Work request –
Retype every entry below exactly as it stands.

============

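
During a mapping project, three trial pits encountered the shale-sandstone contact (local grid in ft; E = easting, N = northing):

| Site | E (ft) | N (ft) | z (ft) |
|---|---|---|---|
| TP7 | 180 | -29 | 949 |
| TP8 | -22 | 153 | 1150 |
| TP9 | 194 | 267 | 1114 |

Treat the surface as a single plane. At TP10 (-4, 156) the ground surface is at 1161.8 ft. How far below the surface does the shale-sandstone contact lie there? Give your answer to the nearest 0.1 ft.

Let the plane be z = a·E + b·N + c.
TP8−TP7: −202a + 182b = 201;  TP9−TP7: 14a + 296b = 165.
Solving gives a = −0.47267, b = 0.57979.
Then c = 949 − a·180 − b·-29 = 1050.89.
At (-4, 156): z_contact = 1.89 + 90.45 + 1050.89 = 1143.23 ft.
Depth below ground = 1161.8 − 1143.23 = 18.6 ft.

18.6 ft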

============

Response box –
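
During a mapping project, three trial pits encountered the shale-sandstone contact (local grid in ft; E = easting, N = northing):

| Site | E (ft) | N (ft) | z (ft) |
|---|---|---|---|
| TP7 | 180 | -29 | 949 |
| TP8 | -22 | 153 | 1150 |
| TP9 | 194 | 267 | 1114 |

Treat the surface as a single plane. At TP10 (-4, 156) the ground surface is at 1161.8 ft. How far below the surface does the shale-sandstone contact lie there? Give your answer to the nearest 0.1 ft.

Let the plane be z = a·E + b·N + c.
TP8−TP7: −202a + 182b = 201;  TP9−TP7: 14a + 296b = 165.
Solving gives a = −0.47267, b = 0.57979.
Then c = 949 − a·180 − b·-29 = 1050.89.
At (-4, 156): z_contact = 1.89 + 90.45 + 1050.89 = 1143.23 ft.
Depth below ground = 1161.8 − 1143.23 = 18.6 ft.

18.6 ft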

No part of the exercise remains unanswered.